* [WORK REQUEST]
Copy out each line of the data that includes the string "proposed".

* [ENTRIES SHOWN]
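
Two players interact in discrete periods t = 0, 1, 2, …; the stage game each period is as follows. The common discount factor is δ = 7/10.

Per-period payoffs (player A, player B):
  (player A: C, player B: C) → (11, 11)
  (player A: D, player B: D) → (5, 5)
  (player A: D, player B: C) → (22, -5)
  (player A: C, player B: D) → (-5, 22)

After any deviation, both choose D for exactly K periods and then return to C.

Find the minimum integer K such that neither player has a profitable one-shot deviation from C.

No profitable deviation requires (11−5)(δ+…+δ^K) ≥ 22−11, i.e. δ+…+δ^K ≥ 11/6 ≈ 1.8333.
With δ = 7/10, the partial sums are K=1: 0.7000, K=2: 1.1900, K=3: 1.5330, K=4: 1.7731, K=5: 1.9412.
K = 5 is the first length at which the sum reaches 1.8333.

5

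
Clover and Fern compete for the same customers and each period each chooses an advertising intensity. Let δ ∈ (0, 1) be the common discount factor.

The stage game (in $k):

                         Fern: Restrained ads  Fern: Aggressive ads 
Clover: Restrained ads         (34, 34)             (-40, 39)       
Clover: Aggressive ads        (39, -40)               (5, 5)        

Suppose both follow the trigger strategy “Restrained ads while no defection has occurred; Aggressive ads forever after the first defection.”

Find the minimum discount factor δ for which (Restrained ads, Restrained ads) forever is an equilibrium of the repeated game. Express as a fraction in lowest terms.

One-period gain from deviating is 39 − 34 = 5. The loss is 34 − 5 = 29 in every subsequent period, with present value 29·δ/(1−δ).
Deviation is unprofitable when 29·δ/(1−δ) ≥ 5, i.e. δ/(1−δ) ≥ 5/29.
Equivalently δ ≥ 5/(5+29) = 5/34.

5/34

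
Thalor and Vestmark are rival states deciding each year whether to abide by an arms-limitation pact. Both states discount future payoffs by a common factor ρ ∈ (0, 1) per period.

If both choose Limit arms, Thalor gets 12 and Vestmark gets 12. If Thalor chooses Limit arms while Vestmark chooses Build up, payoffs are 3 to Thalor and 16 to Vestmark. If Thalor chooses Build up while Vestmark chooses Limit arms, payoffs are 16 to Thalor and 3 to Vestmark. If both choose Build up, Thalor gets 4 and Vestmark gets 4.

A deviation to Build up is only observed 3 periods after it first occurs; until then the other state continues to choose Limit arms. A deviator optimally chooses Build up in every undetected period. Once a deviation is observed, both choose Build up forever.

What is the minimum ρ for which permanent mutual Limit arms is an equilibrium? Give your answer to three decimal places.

Deviating for the 3 undetected periods gains 16−12 = 4 per period over cooperation, then loses 12−4 = 8 per period forever once punishment starts.
Gain: 4(1 + ρ + … + ρ^2); loss: 8·ρ^3/(1−ρ).
No profitable deviation ⇔ 4(1−ρ^3) ≤ 8·ρ^3, i.e. ρ^3 ≥ 4/(4+8) = 1/3.
Hence ρ ≥ (1/3)^(1/3) ≈ 0.693.

0.693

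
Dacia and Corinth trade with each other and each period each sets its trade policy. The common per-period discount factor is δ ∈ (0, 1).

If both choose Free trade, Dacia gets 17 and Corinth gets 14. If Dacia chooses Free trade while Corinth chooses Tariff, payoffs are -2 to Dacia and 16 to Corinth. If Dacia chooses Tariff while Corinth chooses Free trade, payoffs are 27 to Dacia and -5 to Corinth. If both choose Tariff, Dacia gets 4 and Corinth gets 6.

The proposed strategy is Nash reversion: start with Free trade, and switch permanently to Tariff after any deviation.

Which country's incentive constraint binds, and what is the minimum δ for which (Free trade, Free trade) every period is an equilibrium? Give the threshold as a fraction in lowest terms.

Dacia's threshold: (27−17)/(27−4) = 10/23.
Corinth's threshold: (16−14)/(16−6) = 1/5.
10/23 > 1/5, so Dacia binds and δ* = 10/23.

Dacia; δ ≥ 10/23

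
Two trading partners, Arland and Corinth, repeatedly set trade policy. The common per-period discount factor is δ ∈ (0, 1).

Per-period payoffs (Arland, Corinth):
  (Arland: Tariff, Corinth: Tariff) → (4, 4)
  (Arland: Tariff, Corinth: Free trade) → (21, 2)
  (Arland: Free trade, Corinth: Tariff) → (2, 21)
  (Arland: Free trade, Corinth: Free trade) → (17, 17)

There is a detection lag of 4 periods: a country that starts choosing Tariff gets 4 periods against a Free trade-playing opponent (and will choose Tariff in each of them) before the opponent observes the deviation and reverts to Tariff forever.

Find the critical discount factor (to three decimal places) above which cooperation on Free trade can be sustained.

The best deviation is to choose Tariff for all 4 undetected periods, earning 21 each, then 4 forever once detected.
Deviation value: 21(1−δ^4)/(1−δ) + 4δ^4/(1−δ); cooperation value: 17/(1−δ).
IC: 17 ≥ 21(1−δ^4) + 4δ^4 = 21 − 17δ^4.
So δ^4 ≥ 4/17, giving δ ≥ (4/17)^(1/4) ≈ 0.696.

0.696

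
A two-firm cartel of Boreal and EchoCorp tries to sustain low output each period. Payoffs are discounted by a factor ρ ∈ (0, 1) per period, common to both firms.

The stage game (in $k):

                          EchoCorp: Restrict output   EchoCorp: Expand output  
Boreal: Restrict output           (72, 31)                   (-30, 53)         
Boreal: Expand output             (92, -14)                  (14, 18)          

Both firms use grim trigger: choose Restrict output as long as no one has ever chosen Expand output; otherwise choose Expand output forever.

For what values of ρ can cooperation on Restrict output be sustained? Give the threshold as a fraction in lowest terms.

22/35

Boreal: cooperation gives 72 each period; deviation gives 92 once then 14 forever.
  72/(1−ρ) ≥ 92 + 14ρ/(1−ρ) ⇒ ρ ≥ 20/78 = 10/39.
EchoCorp: cooperation gives 31 each period; deviation gives 53 once then 18 forever.
  ρ ≥ 22/35.
Both must hold, so the binding constraint is EchoCorp's: ρ ≥ 22/35.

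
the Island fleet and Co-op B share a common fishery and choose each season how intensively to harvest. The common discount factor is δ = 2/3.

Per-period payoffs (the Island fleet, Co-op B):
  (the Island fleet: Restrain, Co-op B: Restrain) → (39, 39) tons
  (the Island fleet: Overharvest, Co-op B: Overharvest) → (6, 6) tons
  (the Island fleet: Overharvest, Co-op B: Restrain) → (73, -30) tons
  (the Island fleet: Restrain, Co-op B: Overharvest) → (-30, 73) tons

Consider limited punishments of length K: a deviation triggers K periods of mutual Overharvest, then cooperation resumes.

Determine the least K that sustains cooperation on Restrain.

Need Σ_{k=1}^{K} δ^k ≥ (73−39)/(39−6) = 1.0303 at δ = 2/3.
At K = 1 the sum is 0.6667 < 1.0303; at K = 2 it is 1.1111 ≥ 1.0303.
So the minimum punishment length is K = 2.

2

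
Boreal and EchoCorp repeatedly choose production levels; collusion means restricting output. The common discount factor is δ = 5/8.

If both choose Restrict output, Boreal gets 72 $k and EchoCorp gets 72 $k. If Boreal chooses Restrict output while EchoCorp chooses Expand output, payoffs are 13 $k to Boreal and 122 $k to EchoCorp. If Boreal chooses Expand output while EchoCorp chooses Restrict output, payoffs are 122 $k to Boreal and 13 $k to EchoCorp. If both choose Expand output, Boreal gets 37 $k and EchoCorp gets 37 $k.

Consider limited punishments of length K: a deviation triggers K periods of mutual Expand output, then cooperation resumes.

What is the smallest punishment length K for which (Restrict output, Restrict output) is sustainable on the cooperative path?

5

Need Σ_{k=1}^{K} δ^k ≥ (122−72)/(72−37) = 1.4286 at δ = 5/8.
At K = 4 the sum is 1.4124 < 1.4286; at K = 5 it is 1.5077 ≥ 1.4286.
So the minimum punishment length is K = 5.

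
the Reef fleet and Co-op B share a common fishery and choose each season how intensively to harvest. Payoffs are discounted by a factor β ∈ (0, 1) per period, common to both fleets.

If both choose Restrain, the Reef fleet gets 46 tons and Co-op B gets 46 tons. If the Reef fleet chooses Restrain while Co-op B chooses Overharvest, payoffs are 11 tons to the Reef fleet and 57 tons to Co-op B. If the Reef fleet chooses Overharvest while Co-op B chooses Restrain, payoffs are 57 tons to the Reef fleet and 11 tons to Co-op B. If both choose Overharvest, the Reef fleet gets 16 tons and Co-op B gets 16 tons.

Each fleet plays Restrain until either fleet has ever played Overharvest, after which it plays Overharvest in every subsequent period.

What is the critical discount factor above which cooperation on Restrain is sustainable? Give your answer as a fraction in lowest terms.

11/41

46/(1−β) ≥ 57 + 16β/(1−β)
46 ≥ 57 − 41β
β ≥ 11/41.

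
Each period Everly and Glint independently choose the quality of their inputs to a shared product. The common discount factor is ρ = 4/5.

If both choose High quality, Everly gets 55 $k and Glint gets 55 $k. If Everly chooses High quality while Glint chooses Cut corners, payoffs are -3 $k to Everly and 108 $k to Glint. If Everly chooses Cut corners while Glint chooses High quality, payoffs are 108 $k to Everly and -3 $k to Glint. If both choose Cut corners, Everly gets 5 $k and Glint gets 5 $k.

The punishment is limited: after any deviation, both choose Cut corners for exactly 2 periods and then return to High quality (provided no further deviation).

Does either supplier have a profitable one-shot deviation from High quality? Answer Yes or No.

A one-shot deviation gives 108 now, then 5 for 2 periods, then back to 55.
Gain from deviating: (108−55) today; loss: (55−5) in each of the next 2 periods.
No-deviation condition: (55−5)(ρ+…+ρ^2) ≥ 108−55, i.e. ρ+…+ρ^2 ≥ 53/50.
At ρ = 4/5: ρ+…+ρ^2 = 1.4400 ≥ 1.0600.
So cooperation is sustainable.

No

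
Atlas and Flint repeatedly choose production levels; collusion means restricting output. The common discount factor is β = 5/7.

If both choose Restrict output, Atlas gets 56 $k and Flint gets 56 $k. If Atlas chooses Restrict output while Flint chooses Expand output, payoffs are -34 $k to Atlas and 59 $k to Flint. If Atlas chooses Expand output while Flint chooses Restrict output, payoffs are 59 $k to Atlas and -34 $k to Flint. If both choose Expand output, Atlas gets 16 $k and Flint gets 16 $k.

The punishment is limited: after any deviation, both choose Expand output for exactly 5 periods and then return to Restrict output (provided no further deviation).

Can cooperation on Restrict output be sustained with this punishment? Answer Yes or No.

Comparing payoff streams over the 6 periods until play realigns: cooperate → 56(1+β+…+β^5); deviate → 59 + 16(β+…+β^5).
Cooperation is sustained iff (56−16)(β+…+β^5) ≥ 59−56.
β+…+β^5 = 5/7·(1−(5/7)^5)/(1−5/7) = 2.0352, and (59−56)/(56−16) = 0.0750.
2.0352 ≥ 0.0750, so cooperation is sustainable.

Yes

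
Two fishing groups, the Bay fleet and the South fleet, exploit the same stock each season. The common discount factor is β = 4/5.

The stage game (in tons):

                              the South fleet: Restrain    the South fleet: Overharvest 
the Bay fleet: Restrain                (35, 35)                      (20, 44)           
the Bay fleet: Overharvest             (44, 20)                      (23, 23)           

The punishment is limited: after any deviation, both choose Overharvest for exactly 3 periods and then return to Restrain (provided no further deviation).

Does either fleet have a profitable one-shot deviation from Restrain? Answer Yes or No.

No

IC: β+…+β^3 ≥ (44−35)/(35−23) = 3/4.
At β = 4/5: partial sum = 1.9520 ≥ 0.7500. Cooperation sustainable.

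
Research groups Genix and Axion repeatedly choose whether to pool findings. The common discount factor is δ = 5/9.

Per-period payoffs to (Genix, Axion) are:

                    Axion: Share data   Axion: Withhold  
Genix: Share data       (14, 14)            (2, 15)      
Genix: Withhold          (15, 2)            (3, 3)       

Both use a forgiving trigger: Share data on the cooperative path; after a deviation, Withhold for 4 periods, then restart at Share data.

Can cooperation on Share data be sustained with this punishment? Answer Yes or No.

Yes

Comparing payoff streams over the 5 periods until play realigns: cooperate → 14(1+δ+…+δ^4); deviate → 15 + 3(δ+…+δ^4).
Cooperation is sustained iff (14−3)(δ+…+δ^4) ≥ 15−14.
δ+…+δ^4 = 5/9·(1−(5/9)^4)/(1−5/9) = 1.1309, and (15−14)/(14−3) = 0.0909.
1.1309 ≥ 0.0909, so cooperation is sustainable.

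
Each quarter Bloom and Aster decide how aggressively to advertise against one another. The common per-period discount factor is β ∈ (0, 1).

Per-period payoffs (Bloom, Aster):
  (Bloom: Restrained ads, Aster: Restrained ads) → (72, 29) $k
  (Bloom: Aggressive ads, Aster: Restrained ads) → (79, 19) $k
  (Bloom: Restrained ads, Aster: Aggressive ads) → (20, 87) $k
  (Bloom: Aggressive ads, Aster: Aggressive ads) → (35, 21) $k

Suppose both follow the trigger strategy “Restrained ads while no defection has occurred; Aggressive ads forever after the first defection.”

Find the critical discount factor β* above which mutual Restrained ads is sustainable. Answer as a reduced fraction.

29/33

Bloom: cooperation gives 72 each period; deviation gives 79 once then 35 forever.
  72/(1−β) ≥ 79 + 35β/(1−β) ⇒ β ≥ 7/44.
Aster: cooperation gives 29 each period; deviation gives 87 once then 21 forever.
  β ≥ 58/66 = 29/33.
Both must hold, so the binding constraint is Aster's: β ≥ 29/33.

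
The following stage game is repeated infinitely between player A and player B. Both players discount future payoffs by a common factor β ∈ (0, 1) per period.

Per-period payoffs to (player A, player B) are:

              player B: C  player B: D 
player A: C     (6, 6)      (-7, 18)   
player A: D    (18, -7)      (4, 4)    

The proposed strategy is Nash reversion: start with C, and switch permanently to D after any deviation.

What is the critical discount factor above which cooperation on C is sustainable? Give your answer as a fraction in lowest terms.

Under grim trigger the critical discount factor is (T−C)/(T−P) with T = 18, C = 6, P = 4.
β* = (18−6)/(18−4) = 12/14 = 6/7.

6/7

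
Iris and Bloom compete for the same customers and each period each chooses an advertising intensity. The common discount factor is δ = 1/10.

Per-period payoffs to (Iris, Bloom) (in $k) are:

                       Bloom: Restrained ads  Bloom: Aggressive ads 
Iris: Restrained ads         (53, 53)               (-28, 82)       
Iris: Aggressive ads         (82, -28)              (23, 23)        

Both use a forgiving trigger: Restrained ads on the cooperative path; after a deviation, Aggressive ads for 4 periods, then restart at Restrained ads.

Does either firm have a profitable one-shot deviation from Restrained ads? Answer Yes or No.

Comparing payoff streams over the 5 periods until play realigns: cooperate → 53(1+δ+…+δ^4); deviate → 82 + 23(δ+…+δ^4).
Cooperation is sustained iff (53−23)(δ+…+δ^4) ≥ 82−53.
δ+…+δ^4 = 1/10·(1−(1/10)^4)/(1−1/10) = 0.1111, and (82−53)/(53−23) = 0.9667.
0.1111 < 0.9667, so cooperation is not sustainable.

Yes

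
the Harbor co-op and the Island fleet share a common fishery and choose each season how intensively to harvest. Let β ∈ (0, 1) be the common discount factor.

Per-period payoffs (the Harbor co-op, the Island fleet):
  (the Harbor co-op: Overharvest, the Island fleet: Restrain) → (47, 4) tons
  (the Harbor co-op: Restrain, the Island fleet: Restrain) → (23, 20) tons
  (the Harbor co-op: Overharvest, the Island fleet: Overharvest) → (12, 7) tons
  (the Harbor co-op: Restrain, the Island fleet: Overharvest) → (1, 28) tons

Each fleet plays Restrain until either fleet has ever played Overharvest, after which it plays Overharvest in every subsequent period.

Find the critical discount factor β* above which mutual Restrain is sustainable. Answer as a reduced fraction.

24/35

the Harbor co-op's threshold: (47−23)/(47−12) = 24/35.
the Island fleet's threshold: (28−20)/(28−7) = 8/21.
24/35 > 8/21, so the Harbor co-op binds and β* = 24/35.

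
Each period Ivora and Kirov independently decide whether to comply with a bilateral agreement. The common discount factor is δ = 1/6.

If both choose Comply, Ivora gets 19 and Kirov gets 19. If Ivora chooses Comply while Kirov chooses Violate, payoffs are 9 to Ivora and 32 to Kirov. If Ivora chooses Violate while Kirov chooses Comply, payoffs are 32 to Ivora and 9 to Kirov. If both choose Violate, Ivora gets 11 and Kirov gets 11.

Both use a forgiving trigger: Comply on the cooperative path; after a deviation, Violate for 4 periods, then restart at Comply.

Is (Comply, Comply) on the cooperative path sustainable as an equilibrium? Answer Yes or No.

IC: δ+…+δ^4 ≥ (32−19)/(19−11) = 13/8.
At δ = 1/6: partial sum = 0.1998 < 1.6250. Cooperation not sustainable.

No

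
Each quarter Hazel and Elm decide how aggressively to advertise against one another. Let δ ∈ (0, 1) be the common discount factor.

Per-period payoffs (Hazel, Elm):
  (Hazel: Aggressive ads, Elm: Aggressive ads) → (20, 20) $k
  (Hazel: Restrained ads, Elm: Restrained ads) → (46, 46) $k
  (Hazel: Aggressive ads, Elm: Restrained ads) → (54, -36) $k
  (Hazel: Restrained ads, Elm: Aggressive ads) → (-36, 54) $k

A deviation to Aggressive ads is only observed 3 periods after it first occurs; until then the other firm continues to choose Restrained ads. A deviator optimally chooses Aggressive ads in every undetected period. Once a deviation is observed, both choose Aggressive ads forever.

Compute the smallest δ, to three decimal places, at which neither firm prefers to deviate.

The best deviation is to choose Aggressive ads for all 3 undetected periods, earning 54 each, then 20 forever once detected.
Deviation value: 54(1−δ^3)/(1−δ) + 20δ^3/(1−δ); cooperation value: 46/(1−δ).
IC: 46 ≥ 54(1−δ^3) + 20δ^3 = 54 − 34δ^3.
So δ^3 ≥ 8/34 = 4/17, giving δ ≥ (4/17)^(1/3) ≈ 0.617.

0.617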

* [RESPONSE FOR THIS EXERCISE]
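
The proposed strategy is Nash reversion: start with Free trade, and switch permanently to Tariff after any deviation.
The proposed strategy is Nash reversion: start with C, and switch permanently to D after any deviation.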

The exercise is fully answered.